■ Required work ■
Exactly reproduce each of the entries shown below.

■ Records for this exercise ■

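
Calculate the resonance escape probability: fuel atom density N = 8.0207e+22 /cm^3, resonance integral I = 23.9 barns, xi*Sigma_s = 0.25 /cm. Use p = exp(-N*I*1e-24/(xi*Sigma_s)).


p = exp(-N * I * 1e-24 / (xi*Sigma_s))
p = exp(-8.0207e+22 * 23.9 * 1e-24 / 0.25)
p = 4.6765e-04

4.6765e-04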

■ Task solution ■
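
Calculate the resonance escape probability: fuel atom density N = 8.0207e+22 /cm^3, resonance integral I = 23.9 barns, xi*Sigma_s = 0.25 /cm. Use p = exp(-N*I*1e-24/(xi*Sigma_s)).


p = exp(-N * I * 1e-24 / (xi*Sigma_s))
p = exp(-8.0207e+22 * 23.9 * 1e-24 / 0.25)
p = 4.6765e-04

4.6765e-04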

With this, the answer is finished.